[Saved entries]
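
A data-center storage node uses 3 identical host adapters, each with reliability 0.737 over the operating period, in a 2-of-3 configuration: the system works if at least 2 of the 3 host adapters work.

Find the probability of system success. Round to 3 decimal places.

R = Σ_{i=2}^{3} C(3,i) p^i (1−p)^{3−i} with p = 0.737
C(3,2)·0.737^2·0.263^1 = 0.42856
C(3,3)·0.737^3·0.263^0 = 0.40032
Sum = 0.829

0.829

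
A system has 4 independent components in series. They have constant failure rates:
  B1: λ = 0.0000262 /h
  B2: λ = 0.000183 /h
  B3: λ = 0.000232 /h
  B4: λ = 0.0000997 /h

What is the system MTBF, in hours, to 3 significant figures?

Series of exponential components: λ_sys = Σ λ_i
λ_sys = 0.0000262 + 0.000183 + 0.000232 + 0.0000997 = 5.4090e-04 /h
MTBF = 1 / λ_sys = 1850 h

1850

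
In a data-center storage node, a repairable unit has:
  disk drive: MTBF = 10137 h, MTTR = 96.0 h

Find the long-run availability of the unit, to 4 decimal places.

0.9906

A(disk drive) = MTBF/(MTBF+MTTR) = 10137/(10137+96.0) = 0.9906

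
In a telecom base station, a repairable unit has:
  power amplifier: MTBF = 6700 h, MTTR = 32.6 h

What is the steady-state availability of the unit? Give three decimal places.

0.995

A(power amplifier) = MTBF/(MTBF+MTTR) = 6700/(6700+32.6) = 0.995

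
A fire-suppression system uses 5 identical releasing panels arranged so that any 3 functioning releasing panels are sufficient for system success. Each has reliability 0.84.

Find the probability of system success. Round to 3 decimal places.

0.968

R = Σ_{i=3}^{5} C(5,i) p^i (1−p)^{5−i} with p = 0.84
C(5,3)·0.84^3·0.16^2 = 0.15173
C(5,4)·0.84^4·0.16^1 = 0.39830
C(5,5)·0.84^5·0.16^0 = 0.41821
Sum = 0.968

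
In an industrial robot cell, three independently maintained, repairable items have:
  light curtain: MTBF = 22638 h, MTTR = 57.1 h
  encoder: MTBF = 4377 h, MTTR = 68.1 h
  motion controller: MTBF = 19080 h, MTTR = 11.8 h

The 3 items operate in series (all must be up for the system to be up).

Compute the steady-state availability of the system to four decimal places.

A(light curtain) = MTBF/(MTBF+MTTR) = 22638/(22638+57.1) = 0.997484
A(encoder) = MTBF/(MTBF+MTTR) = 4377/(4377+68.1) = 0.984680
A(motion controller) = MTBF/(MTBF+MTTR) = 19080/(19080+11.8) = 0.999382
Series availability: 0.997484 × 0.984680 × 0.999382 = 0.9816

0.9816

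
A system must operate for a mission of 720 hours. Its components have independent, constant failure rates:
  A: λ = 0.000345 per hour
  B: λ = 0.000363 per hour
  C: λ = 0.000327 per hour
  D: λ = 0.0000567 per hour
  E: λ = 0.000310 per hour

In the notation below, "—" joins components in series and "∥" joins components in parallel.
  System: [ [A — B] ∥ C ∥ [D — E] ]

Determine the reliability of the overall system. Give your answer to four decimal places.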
...
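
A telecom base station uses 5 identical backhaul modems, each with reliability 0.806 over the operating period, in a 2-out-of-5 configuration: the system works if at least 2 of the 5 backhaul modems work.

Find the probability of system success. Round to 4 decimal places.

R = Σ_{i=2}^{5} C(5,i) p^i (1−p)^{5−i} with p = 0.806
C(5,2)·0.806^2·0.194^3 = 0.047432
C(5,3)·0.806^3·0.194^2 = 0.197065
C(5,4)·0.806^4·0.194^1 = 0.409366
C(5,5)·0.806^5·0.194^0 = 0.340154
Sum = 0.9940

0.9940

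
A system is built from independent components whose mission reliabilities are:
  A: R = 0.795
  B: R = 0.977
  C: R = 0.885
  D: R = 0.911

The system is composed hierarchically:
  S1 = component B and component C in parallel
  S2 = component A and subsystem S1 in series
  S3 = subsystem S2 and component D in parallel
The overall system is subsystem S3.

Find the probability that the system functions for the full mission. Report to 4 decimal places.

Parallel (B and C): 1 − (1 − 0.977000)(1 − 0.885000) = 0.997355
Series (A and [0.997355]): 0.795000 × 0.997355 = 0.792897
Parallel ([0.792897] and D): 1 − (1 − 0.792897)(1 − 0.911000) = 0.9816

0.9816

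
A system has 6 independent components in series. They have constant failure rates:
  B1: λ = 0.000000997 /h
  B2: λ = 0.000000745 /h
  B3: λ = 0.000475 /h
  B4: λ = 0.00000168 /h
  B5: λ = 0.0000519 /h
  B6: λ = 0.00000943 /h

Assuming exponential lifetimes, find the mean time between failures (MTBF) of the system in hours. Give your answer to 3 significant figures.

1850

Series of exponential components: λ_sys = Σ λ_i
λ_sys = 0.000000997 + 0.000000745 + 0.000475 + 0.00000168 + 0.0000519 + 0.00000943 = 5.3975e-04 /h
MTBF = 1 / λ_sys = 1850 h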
==
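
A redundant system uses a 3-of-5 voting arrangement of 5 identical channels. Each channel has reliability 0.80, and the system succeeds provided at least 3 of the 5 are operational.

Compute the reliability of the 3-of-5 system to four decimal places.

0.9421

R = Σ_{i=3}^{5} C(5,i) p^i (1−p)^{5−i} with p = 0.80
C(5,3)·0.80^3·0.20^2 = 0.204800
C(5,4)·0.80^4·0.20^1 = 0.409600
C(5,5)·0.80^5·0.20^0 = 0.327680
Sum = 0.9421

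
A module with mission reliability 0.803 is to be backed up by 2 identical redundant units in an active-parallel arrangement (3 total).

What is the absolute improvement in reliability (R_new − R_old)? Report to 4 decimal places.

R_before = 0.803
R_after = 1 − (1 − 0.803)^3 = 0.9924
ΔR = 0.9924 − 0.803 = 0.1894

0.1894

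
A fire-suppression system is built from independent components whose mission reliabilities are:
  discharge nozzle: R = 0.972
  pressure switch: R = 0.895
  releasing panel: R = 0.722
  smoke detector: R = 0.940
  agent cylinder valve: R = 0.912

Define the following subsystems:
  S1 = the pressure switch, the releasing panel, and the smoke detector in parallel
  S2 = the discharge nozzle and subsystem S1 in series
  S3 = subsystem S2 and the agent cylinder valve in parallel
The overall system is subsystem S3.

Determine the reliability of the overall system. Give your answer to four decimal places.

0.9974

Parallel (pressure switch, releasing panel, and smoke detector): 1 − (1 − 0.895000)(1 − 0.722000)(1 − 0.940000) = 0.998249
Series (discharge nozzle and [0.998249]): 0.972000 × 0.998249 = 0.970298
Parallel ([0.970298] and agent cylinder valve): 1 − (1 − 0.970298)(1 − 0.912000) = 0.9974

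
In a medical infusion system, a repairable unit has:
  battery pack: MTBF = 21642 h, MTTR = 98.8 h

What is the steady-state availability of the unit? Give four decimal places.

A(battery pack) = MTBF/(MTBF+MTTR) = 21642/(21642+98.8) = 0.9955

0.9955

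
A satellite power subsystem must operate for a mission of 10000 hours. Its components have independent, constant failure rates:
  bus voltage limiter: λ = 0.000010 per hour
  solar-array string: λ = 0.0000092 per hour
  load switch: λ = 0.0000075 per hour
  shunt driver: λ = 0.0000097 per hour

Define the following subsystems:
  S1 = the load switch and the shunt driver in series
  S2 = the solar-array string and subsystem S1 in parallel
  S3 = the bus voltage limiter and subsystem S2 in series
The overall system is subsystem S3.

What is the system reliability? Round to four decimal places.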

- [REQUIREMENT]
Report how many lines in the records hold the word "period", giving the number and nothing else.

- [FINISHED EXERCISE]
2